Your task - Return the lines from the start of the data through the line with "Is the proposed". Include both of those lines and no others.

Saved entries:
══════════════════════════════

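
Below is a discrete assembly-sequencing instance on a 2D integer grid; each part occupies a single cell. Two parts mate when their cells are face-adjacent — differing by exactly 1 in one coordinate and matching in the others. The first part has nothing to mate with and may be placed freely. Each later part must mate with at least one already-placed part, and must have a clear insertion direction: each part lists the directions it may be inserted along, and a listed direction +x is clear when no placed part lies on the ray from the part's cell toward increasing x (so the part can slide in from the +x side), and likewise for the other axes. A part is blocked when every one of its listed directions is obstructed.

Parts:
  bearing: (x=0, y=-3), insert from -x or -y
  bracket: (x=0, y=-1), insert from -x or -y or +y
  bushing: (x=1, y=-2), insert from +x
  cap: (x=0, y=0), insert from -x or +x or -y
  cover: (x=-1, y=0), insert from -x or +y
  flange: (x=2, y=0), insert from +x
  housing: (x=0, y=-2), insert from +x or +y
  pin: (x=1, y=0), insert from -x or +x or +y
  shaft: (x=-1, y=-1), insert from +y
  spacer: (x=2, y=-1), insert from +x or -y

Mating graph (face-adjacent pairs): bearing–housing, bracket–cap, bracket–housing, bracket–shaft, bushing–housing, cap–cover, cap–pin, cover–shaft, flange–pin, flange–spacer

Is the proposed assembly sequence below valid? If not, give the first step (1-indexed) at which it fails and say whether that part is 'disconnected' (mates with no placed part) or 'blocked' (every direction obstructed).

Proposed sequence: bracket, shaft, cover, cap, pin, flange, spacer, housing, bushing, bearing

1. bracket@(0, -1) [-x clear] — {bracket}
2. shaft@(-1, -1) [+y clear] — {bracket, shaft}
3. cover@(-1, 0) [-x clear] — {bracket, cover, shaft}
4. cap@(0, 0) [+x clear] — {bracket, cap, cover, shaft}
5. pin@(1, 0) [+x clear] — {bracket, cap, cover, pin, shaft}
6. flange@(2, 0) [+x clear] — {bracket, cap, cover, flange, pin, shaft}
7. spacer@(2, -1) [+x clear] — {bracket, cap, cover, flange, pin, shaft, spacer}
8. housing@(0, -2) [+x clear] — {bracket, cap, cover, flange, housing, pin, shaft, spacer}
9. bushing@(1, -2) [+x clear] — {bracket, bushing, cap, cover, flange, housing, pin, shaft, spacer}
10. bearing@(0, -3) [-x clear] — {bearing, bracket, bushing, cap, cover, flange, housing, pin, shaft, spacer}

Valid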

══════════════════════════════

Response to the exercise -
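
Below is a discrete assembly-sequencing instance on a 2D integer grid; each part occupies a single cell. Two parts mate when their cells are face-adjacent — differing by exactly 1 in one coordinate and matching in the others. The first part has nothing to mate with and may be placed freely. Each later part must mate with at least one already-placed part, and must have a clear insertion direction: each part lists the directions it may be inserted along, and a listed direction +x is clear when no placed part lies on the ray from the part's cell toward increasing x (so the part can slide in from the +x side), and likewise for the other axes. A part is blocked when every one of its listed directions is obstructed.

Parts:
  bearing: (x=0, y=-3), insert from -x or -y
  bracket: (x=0, y=-1), insert from -x or -y or +y
  bushing: (x=1, y=-2), insert from +x
  cap: (x=0, y=0), insert from -x or +x or -y
  cover: (x=-1, y=0), insert from -x or +y
  flange: (x=2, y=0), insert from +x
  housing: (x=0, y=-2), insert from +x or +y
  pin: (x=1, y=0), insert from -x or +x or +y
  shaft: (x=-1, y=-1), insert from +y
  spacer: (x=2, y=-1), insert from +x or -y

Mating graph (face-adjacent pairs): bearing–housing, bracket–cap, bracket–housing, bracket–shaft, bushing–housing, cap–cover, cap–pin, cover–shaft, flange–pin, flange–spacer

Is the proposed assembly sequence below valid? If not, give the first step (1-indexed) at which it fails and say whether that part is 'disconnected' (mates with no placed part) or 'blocked' (every direction obstructed).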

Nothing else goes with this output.